** Brief **
Retype exactly, and only, the lines from the one that contains "Y[5,m₁] Y[4,m₂] Y[5,m₃]" through the final line of the entries.

** Dataset records **
· · · · · · ·
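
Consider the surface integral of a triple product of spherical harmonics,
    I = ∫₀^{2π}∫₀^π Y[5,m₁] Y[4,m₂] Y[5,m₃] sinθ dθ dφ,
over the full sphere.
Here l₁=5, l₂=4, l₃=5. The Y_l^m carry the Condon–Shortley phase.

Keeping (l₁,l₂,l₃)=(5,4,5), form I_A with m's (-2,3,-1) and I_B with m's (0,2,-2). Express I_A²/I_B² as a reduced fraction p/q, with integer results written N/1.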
· · · · · · ·
** Exercise solution **
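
    I = ∫₀^{2π}∫₀^π Y[5,m₁] Y[4,m₂] Y[5,m₃] sinθ dθ dφ,
over the full sphere.
Here l₁=5, l₂=4, l₃=5. The Y_l^m carry the Condon–Shortley phase.

Keeping (l₁,l₂,l₃)=(5,4,5), form I_A with m's (-2,3,-1) and I_B with m's (0,2,-2). Express I_A²/I_B² as a reduced fraction p/q, with integer results written N/1.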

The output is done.